*** TASK DATA Section Begins ***

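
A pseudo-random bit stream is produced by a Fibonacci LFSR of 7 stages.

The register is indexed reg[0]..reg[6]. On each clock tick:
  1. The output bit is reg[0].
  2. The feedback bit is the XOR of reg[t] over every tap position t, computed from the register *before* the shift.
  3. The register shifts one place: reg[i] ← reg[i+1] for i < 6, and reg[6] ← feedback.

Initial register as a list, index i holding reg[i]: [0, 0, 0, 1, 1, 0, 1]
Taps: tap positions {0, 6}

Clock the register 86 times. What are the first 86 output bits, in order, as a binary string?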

*** TASK DATA Section Ends ***

▶ TASK PROMPT: The lines above that hold "output" are the result; show every one of them.

▶ RESULT FOR THIS TASK:
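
  1. The output bit is reg[0].
Clock the register 86 times. What are the first 86 output bits, in order, as a binary string?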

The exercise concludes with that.